The problem:
Could you extract every entry below and reproduce it exactly?

[Given information Boundary: Start]

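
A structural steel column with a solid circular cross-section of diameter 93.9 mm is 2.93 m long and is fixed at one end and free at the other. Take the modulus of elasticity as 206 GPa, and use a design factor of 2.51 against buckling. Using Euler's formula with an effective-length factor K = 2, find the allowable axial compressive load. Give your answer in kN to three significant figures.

P_allow = 90.0 kN

I = πd⁴/64 = π×93.9⁴/64 = 3.816×10^6 mm⁴.
Effective length L_e = KL = 2×2.93 m = 5860 mm.
Euler critical load P_cr = π²EI/L_e² = π²×206000×3.816×10^6/5860² = 225900 N.
P_allow = P_cr/n = 225900/2.51 = 90020 N.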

[Given information Boundary: End]

Exercise output:
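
A structural steel column with a solid circular cross-section of diameter 93.9 mm is 2.93 m long and is fixed at one end and free at the other. Take the modulus of elasticity as 206 GPa, and use a design factor of 2.51 against buckling. Using Euler's formula with an effective-length factor K = 2, find the allowable axial compressive load. Give your answer in kN to three significant figures.

P_allow = 90.0 kN

I = πd⁴/64 = π×93.9⁴/64 = 3.816×10^6 mm⁴.
Effective length L_e = KL = 2×2.93 m = 5860 mm.
Euler critical load P_cr = π²EI/L_e² = π²×206000×3.816×10^6/5860² = 225900 N.
P_allow = P_cr/n = 225900/2.51 = 90020 N.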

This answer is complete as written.